DIRECTIONS FOR THIS TASK
Find the line with "Classify the claim: √(s + t) = √s + √t" in the entries below. Repeat it, every following line, and the line with "B. u³ - v³ = (u - v)(u² + uv + v²)", exactly and with nothing added.

○ ○ ○ ○ ○

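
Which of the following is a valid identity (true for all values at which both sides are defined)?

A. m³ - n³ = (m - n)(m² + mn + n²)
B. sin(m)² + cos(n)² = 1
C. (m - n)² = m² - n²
A: holds — e.g. at (2, 7), both sides equal -335.
B: fails at (2, 5) — LHS = cos(5)² + sin(2)² ≈ 0.9073, RHS = 1.
C: fails at (4, 5) — LHS = 1, RHS = -9.

Answer: A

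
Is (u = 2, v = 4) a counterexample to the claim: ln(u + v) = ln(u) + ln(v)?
Yes

Substituting u = 2, v = 4:
LHS = ln(2 + 4) = ln(6) ≈ 1.792
RHS = ln(2) + ln(4) ≈ 2.079

Since LHS ≠ RHS, this pair disproves the claim.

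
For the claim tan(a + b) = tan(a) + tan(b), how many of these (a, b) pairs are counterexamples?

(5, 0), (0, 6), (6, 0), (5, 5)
1

Testing each pair:
(5, 0): LHS = tan(5) ≈ -3.381, RHS = tan(5) ≈ -3.381 → satisfies claim
(0, 6): LHS = tan(6) ≈ -0.291, RHS = tan(6) ≈ -0.291 → satisfies claim
(6, 0): LHS = tan(6) ≈ -0.291, RHS = tan(6) ≈ -0.291 → satisfies claim
(5, 5): LHS = tan(10) ≈ 0.6484, RHS = 2·tan(5) ≈ -6.761 → counterexample

That makes 1 counterexample.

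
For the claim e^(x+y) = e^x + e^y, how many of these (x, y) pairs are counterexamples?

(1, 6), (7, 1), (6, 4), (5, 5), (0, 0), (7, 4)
6

Testing each pair:
(1, 6): LHS = e^7 ≈ 1097, RHS = e + e^6 ≈ 406.1 → counterexample
(7, 1): LHS = e^8 ≈ 2981, RHS = e + e^7 ≈ 1099 → counterexample
(6, 4): LHS = e^10 ≈ 22026.5, RHS = e^4 + e^6 ≈ 458 → counterexample
(5, 5): LHS = e^10 ≈ 22026.5, RHS = 2·e^5 ≈ 296.8 → counterexample
(0, 0): LHS = 1, RHS = 2 → counterexample
(7, 4): LHS = e^11 ≈ 59874.1, RHS = e^4 + e^7 ≈ 1151 → counterexample

That makes 6 counterexamples.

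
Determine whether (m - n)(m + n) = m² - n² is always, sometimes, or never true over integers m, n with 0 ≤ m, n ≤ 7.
The identity holds for every pair in the range. For instance at (m, n) = (6, 3): both sides equal 27.

Answer: Always true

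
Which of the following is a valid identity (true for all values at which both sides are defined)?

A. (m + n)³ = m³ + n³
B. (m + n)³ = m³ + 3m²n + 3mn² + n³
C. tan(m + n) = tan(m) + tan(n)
B

A: fails at (2, 5) — LHS = 343, RHS = 133.
B: holds — e.g. at (2, 4), both sides equal 216.
C: fails at (1, 5) — LHS = tan(6) ≈ -0.291, RHS = tan(5) + tan(1) ≈ -1.823.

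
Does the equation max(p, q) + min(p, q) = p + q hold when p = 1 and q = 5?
Substituting p = 1, q = 5:

LHS = max(1, 5) + min(1, 5) = 6
RHS = 1 + 5 = 6

LHS = RHS, so the equation holds at this point.

Answer: Holds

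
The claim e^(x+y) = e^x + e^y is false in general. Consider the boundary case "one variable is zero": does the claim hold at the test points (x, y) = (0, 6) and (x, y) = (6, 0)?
No, fails at both test points

At (0, 6): LHS = e^6 ≈ 403.4 ≠ RHS = 1 + e^6 ≈ 404.4
At (6, 0): LHS = e^6 ≈ 403.4 ≠ RHS = 1 + e^6 ≈ 404.4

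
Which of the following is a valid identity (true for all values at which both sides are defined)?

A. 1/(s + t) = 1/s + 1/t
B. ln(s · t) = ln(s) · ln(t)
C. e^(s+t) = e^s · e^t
A: fails at (6, 7) — LHS = 1/13, RHS = 13/42.
B: fails at (2, 4) — LHS = ln(8) ≈ 2.079, RHS = ln(2)·ln(4) ≈ 0.9609.
C: holds — e.g. at (2, 7), both sides equal e^9 ≈ 8103.

Answer: C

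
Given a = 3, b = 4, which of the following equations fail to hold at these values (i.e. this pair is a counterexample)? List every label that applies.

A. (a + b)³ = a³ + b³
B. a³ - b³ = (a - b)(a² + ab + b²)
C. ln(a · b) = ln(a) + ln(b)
Evaluating each claim at the given values:
A. LHS = 343, RHS = 91 → fails here (LHS ≠ RHS)
B. LHS = -37, RHS = -37 → holds here (LHS = RHS)
C. LHS = ln(12) ≈ 2.485, RHS = ln(3) + ln(4) ≈ 2.485 → holds here (LHS = RHS)

Answer: A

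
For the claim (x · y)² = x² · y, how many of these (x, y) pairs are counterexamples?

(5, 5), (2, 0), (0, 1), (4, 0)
Testing each pair:
(5, 5): LHS = 625, RHS = 125 → counterexample
(2, 0): LHS = 0, RHS = 0 → satisfies claim
(0, 1): LHS = 0, RHS = 0 → satisfies claim
(4, 0): LHS = 0, RHS = 0 → satisfies claim

That makes 1 counterexample.

Answer: 1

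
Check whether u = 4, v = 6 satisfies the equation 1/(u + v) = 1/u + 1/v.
Fails

Substituting u = 4, v = 6:

LHS = 1/(4 + 6) = 1/10
RHS = 1/4 + 1/6 = 5/12

LHS ≠ RHS, so the equation does not hold at this point.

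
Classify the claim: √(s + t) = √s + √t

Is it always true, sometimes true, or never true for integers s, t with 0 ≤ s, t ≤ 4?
Sometimes true

It holds at (s, t) = (0, 2) (both sides equal √(2) ≈ 1.414), but fails at (s, t) = (1, 1) (LHS = √(2) ≈ 1.414, RHS = 2).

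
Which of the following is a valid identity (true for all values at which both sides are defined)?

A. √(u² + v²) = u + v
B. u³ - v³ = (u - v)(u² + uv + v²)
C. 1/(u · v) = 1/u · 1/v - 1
B

A: fails at (1, 2) — LHS = √(5) ≈ 2.236, RHS = 3.
B: holds — e.g. at (4, 5), both sides equal -61.
C: fails at (4, 6) — LHS = 1/24, RHS = -23/24.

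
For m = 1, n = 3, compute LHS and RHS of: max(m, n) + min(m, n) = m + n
LHS = max(1, 3) + min(1, 3) = 4
RHS = 1 + 3 = 4

LHS = RHS: the two sides agree.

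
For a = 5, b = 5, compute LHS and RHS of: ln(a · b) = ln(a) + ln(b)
LHS = ln(5 · 5) = ln(25) ≈ 3.219
RHS = ln(5) + ln(5) = 2·ln(5) ≈ 3.219

LHS = RHS: the two sides agree.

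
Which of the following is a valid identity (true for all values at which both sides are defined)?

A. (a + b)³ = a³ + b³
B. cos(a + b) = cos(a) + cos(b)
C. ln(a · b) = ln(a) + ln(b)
C

A: fails at (4, 4) — LHS = 512, RHS = 128.
B: fails at (2, 3) — LHS = cos(5) ≈ 0.2837, RHS = cos(3) + cos(2) ≈ -1.406.
C: holds — e.g. at (5, 5), both sides equal ln(25) ≈ 3.219.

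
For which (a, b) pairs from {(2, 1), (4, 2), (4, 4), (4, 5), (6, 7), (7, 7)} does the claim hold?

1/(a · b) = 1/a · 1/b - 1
Testing each pair:
(2, 1): LHS = 1/2, RHS = -1/2 → fails
(4, 2): LHS = 1/8, RHS = -7/8 → fails
(4, 4): LHS = 1/16, RHS = -15/16 → fails
(4, 5): LHS = 1/20, RHS = -19/20 → fails
(6, 7): LHS = 1/42, RHS = -41/42 → fails
(7, 7): LHS = 1/49, RHS = -48/49 → fails

No pair satisfies the claim.

Answer: None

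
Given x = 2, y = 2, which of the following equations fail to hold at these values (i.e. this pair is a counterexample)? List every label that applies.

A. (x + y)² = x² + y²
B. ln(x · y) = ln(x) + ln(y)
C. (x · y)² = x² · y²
A

Evaluating each claim at the given values:
A. LHS = 16, RHS = 8 → fails here (LHS ≠ RHS)
B. LHS = ln(4) ≈ 1.386, RHS = 2·ln(2) ≈ 1.386 → holds here (LHS = RHS)
C. LHS = 16, RHS = 16 → holds here (LHS = RHS)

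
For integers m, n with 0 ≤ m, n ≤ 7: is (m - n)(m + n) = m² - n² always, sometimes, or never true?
Always true

The identity holds for every pair in the range. For instance at (m, n) = (0, 7): both sides equal -49.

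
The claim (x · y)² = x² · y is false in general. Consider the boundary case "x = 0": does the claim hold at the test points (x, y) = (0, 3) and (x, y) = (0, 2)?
At (0, 3): LHS = 0, RHS = 0 → equal
At (0, 2): LHS = 0, RHS = 0 → equal

So the claim does hold at both of these boundary points, even though it is not an identity.

Answer: Yes, holds at both test points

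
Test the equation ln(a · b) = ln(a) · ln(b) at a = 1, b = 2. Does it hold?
Fails

Substituting a = 1, b = 2:

LHS = ln(1 · 2) = ln(2) ≈ 0.6931
RHS = ln(1) · ln(2) = 0

LHS ≠ RHS, so the equation does not hold at this point.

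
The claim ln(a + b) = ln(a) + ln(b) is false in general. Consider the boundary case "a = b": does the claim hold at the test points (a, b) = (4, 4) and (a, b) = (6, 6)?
At (4, 4): LHS = ln(8) ≈ 2.079 ≠ RHS = 2·ln(4) ≈ 2.773
At (6, 6): LHS = ln(12) ≈ 2.485 ≠ RHS = 2·ln(6) ≈ 3.584

Answer: No, fails at both test points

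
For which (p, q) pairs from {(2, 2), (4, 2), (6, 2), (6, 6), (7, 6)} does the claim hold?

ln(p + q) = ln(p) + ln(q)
(2, 2)

Testing each pair:
(2, 2): LHS = ln(4) ≈ 1.386, RHS = 2·ln(2) ≈ 1.386 → holds
(4, 2): LHS = ln(6) ≈ 1.792, RHS = ln(2) + ln(4) ≈ 2.079 → fails
(6, 2): LHS = ln(8) ≈ 2.079, RHS = ln(2) + ln(6) ≈ 2.485 → fails
(6, 6): LHS = ln(12) ≈ 2.485, RHS = 2·ln(6) ≈ 3.584 → fails
(7, 6): LHS = ln(13) ≈ 2.565, RHS = ln(6) + ln(7) ≈ 3.738 → fails

1 of 5 pairs satisfies the claim.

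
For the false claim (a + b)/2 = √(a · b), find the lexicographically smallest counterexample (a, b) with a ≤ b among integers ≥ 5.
(a, b) = (5, 6)

Substituting (5, 6) into the claim:
LHS = (5 + 6)/2 = 11/2
RHS = √(5 · 6) = √(30) ≈ 5.477

Since LHS ≠ RHS, this pair disproves the claim, and no lexicographically smaller pair (a ≤ b, integers ≥ 5) does.

For instance (7, 9) is also a counterexample (LHS = 8, RHS = 3·√(7) ≈ 7.937), but it's lexicographically larger.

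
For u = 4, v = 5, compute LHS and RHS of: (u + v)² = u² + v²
LHS = (4 + 5)² = 81
RHS = 4² + 5² = 41

LHS ≠ RHS, so the equation does not hold here.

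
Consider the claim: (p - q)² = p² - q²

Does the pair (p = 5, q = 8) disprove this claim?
Yes

Substituting p = 5, q = 8:
LHS = (5 - 8)² = 9
RHS = 5² - 8² = -39

Since LHS ≠ RHS, this pair disproves the claim.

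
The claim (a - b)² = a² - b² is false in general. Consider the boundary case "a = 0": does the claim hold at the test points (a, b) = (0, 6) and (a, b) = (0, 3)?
No, fails at both test points

At (0, 6): LHS = 36 ≠ RHS = -36
At (0, 3): LHS = 9 ≠ RHS = -9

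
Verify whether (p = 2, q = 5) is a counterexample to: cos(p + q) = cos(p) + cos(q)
Substituting p = 2, q = 5:
LHS = cos(2 + 5) = cos(7) ≈ 0.7539
RHS = cos(2) + cos(5) ≈ -0.1325

Since LHS ≠ RHS, this pair disproves the claim.

Answer: Yes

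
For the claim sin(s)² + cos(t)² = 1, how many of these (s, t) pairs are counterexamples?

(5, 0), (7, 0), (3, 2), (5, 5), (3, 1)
Testing each pair:
(5, 0): LHS = sin(5)² + 1 ≈ 1.92, RHS = 1 → counterexample
(7, 0): LHS = sin(7)² + 1 ≈ 1.432, RHS = 1 → counterexample
(3, 2): LHS = sin(3)² + cos(2)² ≈ 0.1931, RHS = 1 → counterexample
(5, 5): LHS = cos(5)² + sin(5)² = 1, RHS = 1 → satisfies claim
(3, 1): LHS = sin(3)² + cos(1)² ≈ 0.3118, RHS = 1 → counterexample

That makes 4 counterexamples.

Answer: 4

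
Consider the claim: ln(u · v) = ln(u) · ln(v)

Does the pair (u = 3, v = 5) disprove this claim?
Substituting u = 3, v = 5:
LHS = ln(3 · 5) = ln(15) ≈ 2.708
RHS = ln(3) · ln(5) ≈ 1.768

Since LHS ≠ RHS, this pair disproves the claim.

Answer: Yes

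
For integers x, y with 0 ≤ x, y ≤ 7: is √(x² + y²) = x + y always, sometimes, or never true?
It holds at (x, y) = (0, 4) (both sides equal 4), but fails at (x, y) = (5, 7) (LHS = √(74) ≈ 8.602, RHS = 12).

Answer: Sometimes true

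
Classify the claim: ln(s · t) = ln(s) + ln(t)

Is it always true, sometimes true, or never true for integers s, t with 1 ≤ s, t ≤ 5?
Always true

The identity holds for every pair in the range. For instance at (s, t) = (1, 3): both sides equal ln(3) ≈ 1.099.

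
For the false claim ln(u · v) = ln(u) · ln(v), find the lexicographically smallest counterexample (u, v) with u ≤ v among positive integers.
(u, v) = (1, 2)

At (1, 1): both sides equal 0, so it holds there.

Substituting (1, 2) into the claim:
LHS = ln(1 · 2) = ln(2) ≈ 0.6931
RHS = ln(1) · ln(2) = 0

Since LHS ≠ RHS, this pair disproves the claim, and no lexicographically smaller pair (u ≤ v, positive integers) does.

For instance (7, 8) is also a counterexample (LHS = ln(56) ≈ 4.025, RHS = ln(7)·ln(8) ≈ 4.046), but it's lexicographically larger.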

○ ○ ○ ○ ○

TASK RESPONSE
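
Classify the claim: √(s + t) = √s + √t

Is it always true, sometimes true, or never true for integers s, t with 0 ≤ s, t ≤ 4?
Sometimes true

It holds at (s, t) = (0, 2) (both sides equal √(2) ≈ 1.414), but fails at (s, t) = (1, 1) (LHS = √(2) ≈ 1.414, RHS = 2).

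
Which of the following is a valid identity (true for all values at which both sides are defined)?

A. √(u² + v²) = u + v
B. u³ - v³ = (u - v)(u² + uv + v²)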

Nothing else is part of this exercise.